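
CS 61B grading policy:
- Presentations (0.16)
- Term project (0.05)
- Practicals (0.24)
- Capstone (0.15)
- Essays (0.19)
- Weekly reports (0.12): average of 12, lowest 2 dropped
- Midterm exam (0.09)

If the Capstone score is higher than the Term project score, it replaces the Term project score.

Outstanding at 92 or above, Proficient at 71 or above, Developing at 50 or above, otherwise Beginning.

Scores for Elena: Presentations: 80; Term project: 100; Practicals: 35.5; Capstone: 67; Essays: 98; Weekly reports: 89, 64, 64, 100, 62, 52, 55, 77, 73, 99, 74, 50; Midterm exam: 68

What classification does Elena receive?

Weekly reports: drop 50, 52 → average of remaining 10 = 757/10 = 75.7
Capstone (67) ≤ Term project (100), so Term project stays at 100.
Weighted total:
  Presentations 80 × 0.16 = 12.8
  Term project 100 × 0.05 = 5
  Practicals 35.5 × 0.24 = 8.52
  Capstone 67 × 0.15 = 10.05
  Essays 98 × 0.19 = 18.62
  Weekly reports 75.7 × 0.12 = 9.084
  Midterm exam 68 × 0.09 = 6.12
Sum = 70.194
70.194 is ≥ 50 and < 71 → Developing

Developing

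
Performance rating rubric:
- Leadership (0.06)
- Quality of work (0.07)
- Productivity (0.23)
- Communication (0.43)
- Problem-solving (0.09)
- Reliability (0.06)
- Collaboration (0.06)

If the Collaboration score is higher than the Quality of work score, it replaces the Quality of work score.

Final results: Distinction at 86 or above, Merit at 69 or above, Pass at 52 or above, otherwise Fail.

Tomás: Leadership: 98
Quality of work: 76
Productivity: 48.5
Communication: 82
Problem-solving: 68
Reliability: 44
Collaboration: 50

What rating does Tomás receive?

Merit

Collaboration (50) ≤ Quality of work (76), so Quality of work stays at 76.
Weighted total:
  Leadership 98 × 0.06 = 5.88
  Quality of work 76 × 0.07 = 5.32
  Productivity 48.5 × 0.23 = 11.155
  Communication 82 × 0.43 = 35.26
  Problem-solving 68 × 0.09 = 6.12
  Reliability 44 × 0.06 = 2.64
  Collaboration 50 × 0.06 = 3
Sum = 69.375
69.375 is ≥ 69 and < 86 → Merit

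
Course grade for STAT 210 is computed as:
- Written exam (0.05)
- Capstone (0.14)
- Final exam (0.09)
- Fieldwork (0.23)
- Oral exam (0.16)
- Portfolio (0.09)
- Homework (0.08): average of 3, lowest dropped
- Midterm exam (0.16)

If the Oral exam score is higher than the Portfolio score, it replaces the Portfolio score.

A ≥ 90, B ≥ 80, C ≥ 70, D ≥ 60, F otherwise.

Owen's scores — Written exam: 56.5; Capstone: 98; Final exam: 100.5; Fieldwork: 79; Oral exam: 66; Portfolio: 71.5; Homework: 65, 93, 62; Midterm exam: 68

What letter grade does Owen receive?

Homework: drop 62 → average of remaining 2 = 158/2 = 79
Oral exam (66) ≤ Portfolio (71.5), so Portfolio stays at 71.5.
Weighted total:
  Written exam 56.5 × 0.05 = 2.825
  Capstone 98 × 0.14 = 13.72
  Final exam 100.5 × 0.09 = 9.045
  Fieldwork 79 × 0.23 = 18.17
  Oral exam 66 × 0.16 = 10.56
  Portfolio 71.5 × 0.09 = 6.435
  Homework 79 × 0.08 = 6.32
  Midterm exam 68 × 0.16 = 10.88
Sum = 77.955
77.955 is ≥ 70 and < 80 → C

C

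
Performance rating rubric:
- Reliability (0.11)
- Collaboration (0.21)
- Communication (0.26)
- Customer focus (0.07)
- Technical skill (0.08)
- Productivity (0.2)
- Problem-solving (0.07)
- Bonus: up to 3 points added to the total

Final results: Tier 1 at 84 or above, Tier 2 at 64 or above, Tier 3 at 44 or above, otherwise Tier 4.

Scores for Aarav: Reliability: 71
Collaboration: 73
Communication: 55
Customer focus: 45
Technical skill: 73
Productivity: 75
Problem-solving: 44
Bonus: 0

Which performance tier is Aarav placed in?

Tier 2

Weighted total:
  Reliability 71 × 0.11 = 7.81
  Collaboration 73 × 0.21 = 15.33
  Communication 55 × 0.26 = 14.3
  Customer focus 45 × 0.07 = 3.15
  Technical skill 73 × 0.08 = 5.84
  Productivity 75 × 0.2 = 15
  Problem-solving 44 × 0.07 = 3.08
Sum = 64.51
Bonus: 64.51 + 0 = 64.51
64.51 is ≥ 64 and < 84 → Tier 2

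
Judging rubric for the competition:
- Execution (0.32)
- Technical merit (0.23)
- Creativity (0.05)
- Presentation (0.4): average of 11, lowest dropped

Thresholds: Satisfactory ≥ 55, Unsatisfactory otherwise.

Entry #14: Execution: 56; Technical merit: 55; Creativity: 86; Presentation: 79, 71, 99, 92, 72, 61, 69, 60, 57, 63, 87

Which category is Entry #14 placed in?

Satisfactory

Presentation: drop 57 → average of remaining 10 = 753/10 = 75.3
Weighted total:
  Execution 56 × 0.32 = 17.92
  Technical merit 55 × 0.23 = 12.65
  Creativity 86 × 0.05 = 4.3
  Presentation 75.3 × 0.4 = 30.12
Sum = 64.99
64.99 ≥ 55 → Satisfactory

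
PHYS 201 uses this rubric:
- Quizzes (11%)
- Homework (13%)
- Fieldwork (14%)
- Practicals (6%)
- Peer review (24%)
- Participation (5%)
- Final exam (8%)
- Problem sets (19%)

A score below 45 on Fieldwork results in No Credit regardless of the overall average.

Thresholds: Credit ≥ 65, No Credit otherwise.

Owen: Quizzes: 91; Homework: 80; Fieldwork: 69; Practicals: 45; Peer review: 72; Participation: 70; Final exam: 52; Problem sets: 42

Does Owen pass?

Fieldwork score 69 ≥ 45: minimum met.
Weighted total:
  Quizzes 91 × 0.11 = 10.01
  Homework 80 × 0.13 = 10.4
  Fieldwork 69 × 0.14 = 9.66
  Practicals 45 × 0.06 = 2.7
  Peer review 72 × 0.24 = 17.28
  Participation 70 × 0.05 = 3.5
  Final exam 52 × 0.08 = 4.16
  Problem sets 42 × 0.19 = 7.98
Sum = 65.69
65.69 ≥ 65 → Credit

Credit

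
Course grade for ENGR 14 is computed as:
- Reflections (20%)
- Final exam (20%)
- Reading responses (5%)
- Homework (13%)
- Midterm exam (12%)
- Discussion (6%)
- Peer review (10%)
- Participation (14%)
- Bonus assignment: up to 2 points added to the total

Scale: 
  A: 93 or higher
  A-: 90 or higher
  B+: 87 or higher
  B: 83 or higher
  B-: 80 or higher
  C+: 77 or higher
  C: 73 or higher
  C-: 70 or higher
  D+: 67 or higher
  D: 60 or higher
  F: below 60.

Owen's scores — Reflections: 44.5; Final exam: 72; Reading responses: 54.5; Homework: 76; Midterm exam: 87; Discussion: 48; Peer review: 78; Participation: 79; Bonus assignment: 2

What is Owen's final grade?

C-

Weighted total:
  Reflections 44.5 × 0.2 = 8.9
  Final exam 72 × 0.2 = 14.4
  Reading responses 54.5 × 0.05 = 2.725
  Homework 76 × 0.13 = 9.88
  Midterm exam 87 × 0.12 = 10.44
  Discussion 48 × 0.06 = 2.88
  Peer review 78 × 0.1 = 7.8
  Participation 79 × 0.14 = 11.06
Sum = 68.085
Bonus assignment: 68.085 + 2 = 70.085
70.085 is ≥ 70 and < 73 → C-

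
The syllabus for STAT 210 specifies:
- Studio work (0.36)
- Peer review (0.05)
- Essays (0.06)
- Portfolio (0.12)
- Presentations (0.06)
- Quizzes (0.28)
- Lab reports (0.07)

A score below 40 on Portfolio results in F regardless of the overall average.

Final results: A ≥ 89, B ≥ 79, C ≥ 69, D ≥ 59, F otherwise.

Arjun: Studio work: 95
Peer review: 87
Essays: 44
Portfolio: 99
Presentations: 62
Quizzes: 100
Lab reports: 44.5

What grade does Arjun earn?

B

Portfolio score 99 ≥ 40: minimum met.
Weighted total:
  Studio work 95 × 0.36 = 34.2
  Peer review 87 × 0.05 = 4.35
  Essays 44 × 0.06 = 2.64
  Portfolio 99 × 0.12 = 11.88
  Presentations 62 × 0.06 = 3.72
  Quizzes 100 × 0.28 = 28
  Lab reports 44.5 × 0.07 = 3.115
Sum = 87.905
87.905 is ≥ 79 and < 89 → B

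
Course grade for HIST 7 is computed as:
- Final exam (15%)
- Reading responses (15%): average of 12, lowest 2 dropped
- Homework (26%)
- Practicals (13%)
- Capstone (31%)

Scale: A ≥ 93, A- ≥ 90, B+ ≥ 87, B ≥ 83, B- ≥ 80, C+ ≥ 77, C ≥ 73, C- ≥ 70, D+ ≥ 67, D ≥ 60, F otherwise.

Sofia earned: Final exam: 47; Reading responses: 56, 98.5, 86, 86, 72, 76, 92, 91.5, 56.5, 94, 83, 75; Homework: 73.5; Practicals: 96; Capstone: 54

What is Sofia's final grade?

Reading responses: drop 56, 56.5 → average of remaining 10 = 854/10 = 85.4
Weighted total:
  Final exam 47 × 0.15 = 7.05
  Reading responses 85.4 × 0.15 = 12.81
  Homework 73.5 × 0.26 = 19.11
  Practicals 96 × 0.13 = 12.48
  Capstone 54 × 0.31 = 16.74
Sum = 68.19
68.19 is ≥ 67 and < 70 → D+

D+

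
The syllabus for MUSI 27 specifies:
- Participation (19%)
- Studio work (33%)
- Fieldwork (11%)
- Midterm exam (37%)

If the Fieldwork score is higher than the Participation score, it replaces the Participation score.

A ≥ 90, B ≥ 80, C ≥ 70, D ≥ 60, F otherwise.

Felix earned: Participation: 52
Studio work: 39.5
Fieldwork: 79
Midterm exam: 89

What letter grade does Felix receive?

D

Fieldwork (79) > Participation (52), so Participation counts as 79.
Weighted total:
  Participation 79 × 0.19 = 15.01
  Studio work 39.5 × 0.33 = 13.035
  Fieldwork 79 × 0.11 = 8.69
  Midterm exam 89 × 0.37 = 32.93
Sum = 69.665
69.665 is ≥ 60 and < 70 → D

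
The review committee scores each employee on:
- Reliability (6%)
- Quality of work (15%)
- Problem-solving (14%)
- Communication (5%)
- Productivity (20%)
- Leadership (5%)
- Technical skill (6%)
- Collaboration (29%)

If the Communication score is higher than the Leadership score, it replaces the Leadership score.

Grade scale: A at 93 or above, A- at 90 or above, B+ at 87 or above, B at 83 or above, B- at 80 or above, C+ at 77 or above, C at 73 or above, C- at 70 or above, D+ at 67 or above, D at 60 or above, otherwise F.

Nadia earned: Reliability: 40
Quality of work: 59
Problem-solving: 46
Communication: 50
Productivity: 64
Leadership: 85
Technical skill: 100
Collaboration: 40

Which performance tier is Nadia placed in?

Communication (50) ≤ Leadership (85), so Leadership stays at 85.
Weighted total:
  Reliability 40 × 0.06 = 2.4
  Quality of work 59 × 0.15 = 8.85
  Problem-solving 46 × 0.14 = 6.44
  Communication 50 × 0.05 = 2.5
  Productivity 64 × 0.2 = 12.8
  Leadership 85 × 0.05 = 4.25
  Technical skill 100 × 0.06 = 6
  Collaboration 40 × 0.29 = 11.6
Sum = 54.84
54.84 < 60 → F

F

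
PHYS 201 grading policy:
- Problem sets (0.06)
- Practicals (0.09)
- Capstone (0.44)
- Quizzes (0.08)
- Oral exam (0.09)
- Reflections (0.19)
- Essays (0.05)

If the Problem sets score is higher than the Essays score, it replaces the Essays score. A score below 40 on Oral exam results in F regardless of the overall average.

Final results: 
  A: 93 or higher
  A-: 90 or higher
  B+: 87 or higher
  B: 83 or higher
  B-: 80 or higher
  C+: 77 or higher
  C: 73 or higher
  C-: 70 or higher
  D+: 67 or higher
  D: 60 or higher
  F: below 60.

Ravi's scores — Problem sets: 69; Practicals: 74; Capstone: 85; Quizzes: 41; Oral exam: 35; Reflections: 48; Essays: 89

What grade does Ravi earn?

Problem sets (69) ≤ Essays (89), so Essays stays at 89.
Oral exam score 35 < 40: minimum not met.
Weighted total:
  Problem sets 69 × 0.06 = 4.14
  Practicals 74 × 0.09 = 6.66
  Capstone 85 × 0.44 = 37.4
  Quizzes 41 × 0.08 = 3.28
  Oral exam 35 × 0.09 = 3.15
  Reflections 48 × 0.19 = 9.12
  Essays 89 × 0.05 = 4.45
Sum = 68.2
Because the Oral exam minimum was not met, the result is F.

F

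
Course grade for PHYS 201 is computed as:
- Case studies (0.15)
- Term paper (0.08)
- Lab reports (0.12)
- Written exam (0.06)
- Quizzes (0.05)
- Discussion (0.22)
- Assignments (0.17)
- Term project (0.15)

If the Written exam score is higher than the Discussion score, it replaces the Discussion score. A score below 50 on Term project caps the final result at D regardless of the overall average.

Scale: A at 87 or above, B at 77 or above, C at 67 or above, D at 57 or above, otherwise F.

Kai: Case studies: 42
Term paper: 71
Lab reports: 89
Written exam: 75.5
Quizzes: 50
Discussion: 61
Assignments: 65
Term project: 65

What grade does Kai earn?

C

Written exam (75.5) > Discussion (61), so Discussion counts as 75.5.
Term project score 65 ≥ 50: minimum met.
Weighted total:
  Case studies 42 × 0.15 = 6.3
  Term paper 71 × 0.08 = 5.68
  Lab reports 89 × 0.12 = 10.68
  Written exam 75.5 × 0.06 = 4.53
  Quizzes 50 × 0.05 = 2.5
  Discussion 75.5 × 0.22 = 16.61
  Assignments 65 × 0.17 = 11.05
  Term project 65 × 0.15 = 9.75
Sum = 67.1
67.1 is ≥ 67 and < 77 → C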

**What to produce:** Give the lines again, exactly as they stand, from the beginning of the data through the line with "Scores for Elena: Presentations: 80;".

**Written answer:**
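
CS 61B grading policy:
- Presentations (0.16)
- Term project (0.05)
- Practicals (0.24)
- Capstone (0.15)
- Essays (0.19)
- Weekly reports (0.12): average of 12, lowest 2 dropped
- Midterm exam (0.09)

If the Capstone score is higher than the Term project score, it replaces the Term project score.

Outstanding at 92 or above, Proficient at 71 or above, Developing at 50 or above, otherwise Beginning.

Scores for Elena: Presentations: 80; Term project: 100; Practicals: 35.5; Capstone: 67; Essays: 98; Weekly reports: 89, 64, 64, 100, 62, 52, 55, 77, 73, 99, 74, 50; Midterm exam: 68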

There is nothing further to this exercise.